• **TASK BRIEF**:
Report the tally of lines in the material below that have the string "driven", with no other output.

----------

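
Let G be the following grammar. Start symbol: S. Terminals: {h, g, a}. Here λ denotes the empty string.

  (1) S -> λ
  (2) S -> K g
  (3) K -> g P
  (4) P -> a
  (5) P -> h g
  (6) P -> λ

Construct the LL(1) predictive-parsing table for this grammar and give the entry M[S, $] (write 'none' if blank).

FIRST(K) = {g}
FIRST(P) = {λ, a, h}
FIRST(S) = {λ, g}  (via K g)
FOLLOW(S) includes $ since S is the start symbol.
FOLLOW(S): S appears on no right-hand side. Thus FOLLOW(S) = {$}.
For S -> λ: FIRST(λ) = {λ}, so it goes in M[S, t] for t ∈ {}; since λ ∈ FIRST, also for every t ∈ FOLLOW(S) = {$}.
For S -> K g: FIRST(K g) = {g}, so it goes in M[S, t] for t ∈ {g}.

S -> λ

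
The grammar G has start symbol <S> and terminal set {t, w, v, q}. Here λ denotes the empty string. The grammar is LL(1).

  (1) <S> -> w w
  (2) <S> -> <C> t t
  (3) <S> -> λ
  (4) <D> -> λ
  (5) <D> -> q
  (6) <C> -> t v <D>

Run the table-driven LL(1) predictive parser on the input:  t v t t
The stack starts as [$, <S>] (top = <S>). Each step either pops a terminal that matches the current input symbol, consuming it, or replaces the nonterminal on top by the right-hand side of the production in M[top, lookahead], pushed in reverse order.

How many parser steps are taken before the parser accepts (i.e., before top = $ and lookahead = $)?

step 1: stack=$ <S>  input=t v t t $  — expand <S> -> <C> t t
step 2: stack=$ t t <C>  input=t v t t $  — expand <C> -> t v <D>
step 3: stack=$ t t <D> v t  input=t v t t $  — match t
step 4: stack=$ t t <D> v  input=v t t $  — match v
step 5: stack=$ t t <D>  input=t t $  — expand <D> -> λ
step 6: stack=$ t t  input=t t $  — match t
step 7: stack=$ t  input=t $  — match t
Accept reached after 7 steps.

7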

----------

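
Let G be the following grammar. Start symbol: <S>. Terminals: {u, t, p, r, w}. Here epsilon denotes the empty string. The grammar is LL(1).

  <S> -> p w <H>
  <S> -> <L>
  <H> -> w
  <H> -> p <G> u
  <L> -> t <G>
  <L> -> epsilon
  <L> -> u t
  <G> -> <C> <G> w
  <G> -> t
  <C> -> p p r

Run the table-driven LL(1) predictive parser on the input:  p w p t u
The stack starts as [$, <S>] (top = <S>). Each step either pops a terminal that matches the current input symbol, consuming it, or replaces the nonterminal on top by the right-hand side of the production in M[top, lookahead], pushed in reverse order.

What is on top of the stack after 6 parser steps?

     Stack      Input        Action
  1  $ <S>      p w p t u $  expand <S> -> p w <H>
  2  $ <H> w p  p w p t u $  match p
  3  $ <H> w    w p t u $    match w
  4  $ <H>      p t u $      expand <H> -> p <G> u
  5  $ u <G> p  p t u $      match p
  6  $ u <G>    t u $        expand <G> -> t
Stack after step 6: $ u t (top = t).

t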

----------

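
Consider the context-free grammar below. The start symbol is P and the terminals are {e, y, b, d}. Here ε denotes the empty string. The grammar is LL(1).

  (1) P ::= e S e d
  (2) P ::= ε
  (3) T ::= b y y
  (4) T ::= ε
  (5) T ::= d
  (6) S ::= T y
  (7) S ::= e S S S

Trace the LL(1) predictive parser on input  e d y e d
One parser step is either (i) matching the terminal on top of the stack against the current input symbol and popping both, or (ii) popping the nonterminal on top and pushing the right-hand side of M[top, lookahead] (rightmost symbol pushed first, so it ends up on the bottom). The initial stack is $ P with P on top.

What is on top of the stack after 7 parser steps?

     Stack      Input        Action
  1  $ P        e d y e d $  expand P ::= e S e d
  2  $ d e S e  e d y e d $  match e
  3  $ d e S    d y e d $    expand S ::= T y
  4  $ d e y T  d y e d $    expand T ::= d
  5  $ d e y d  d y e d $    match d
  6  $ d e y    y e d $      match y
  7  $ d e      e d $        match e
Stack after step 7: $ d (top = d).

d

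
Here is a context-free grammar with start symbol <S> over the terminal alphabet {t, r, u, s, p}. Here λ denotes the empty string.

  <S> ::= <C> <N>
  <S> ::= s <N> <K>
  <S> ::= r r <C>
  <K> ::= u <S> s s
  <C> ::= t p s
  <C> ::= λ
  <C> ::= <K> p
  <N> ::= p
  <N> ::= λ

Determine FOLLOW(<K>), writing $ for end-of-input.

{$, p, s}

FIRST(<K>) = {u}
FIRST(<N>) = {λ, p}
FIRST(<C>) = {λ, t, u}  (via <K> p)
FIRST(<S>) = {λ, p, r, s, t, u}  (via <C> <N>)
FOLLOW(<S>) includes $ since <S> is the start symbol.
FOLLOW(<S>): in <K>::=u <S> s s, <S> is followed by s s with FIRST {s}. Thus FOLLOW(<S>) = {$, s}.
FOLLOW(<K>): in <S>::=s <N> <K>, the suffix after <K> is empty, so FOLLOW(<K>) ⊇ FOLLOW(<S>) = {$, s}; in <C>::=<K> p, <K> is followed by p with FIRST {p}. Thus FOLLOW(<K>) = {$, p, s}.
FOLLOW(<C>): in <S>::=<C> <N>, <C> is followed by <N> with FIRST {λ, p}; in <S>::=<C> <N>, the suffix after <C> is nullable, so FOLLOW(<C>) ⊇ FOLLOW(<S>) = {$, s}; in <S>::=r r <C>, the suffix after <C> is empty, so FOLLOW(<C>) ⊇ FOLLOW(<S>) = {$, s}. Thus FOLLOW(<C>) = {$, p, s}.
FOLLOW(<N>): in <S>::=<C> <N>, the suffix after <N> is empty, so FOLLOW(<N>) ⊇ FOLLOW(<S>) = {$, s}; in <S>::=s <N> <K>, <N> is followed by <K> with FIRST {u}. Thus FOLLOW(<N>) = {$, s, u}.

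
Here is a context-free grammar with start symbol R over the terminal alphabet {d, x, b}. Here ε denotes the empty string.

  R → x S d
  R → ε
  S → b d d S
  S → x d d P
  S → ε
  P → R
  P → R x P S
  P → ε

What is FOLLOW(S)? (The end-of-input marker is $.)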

----------

• **RESULT OF THIS TASK**:
2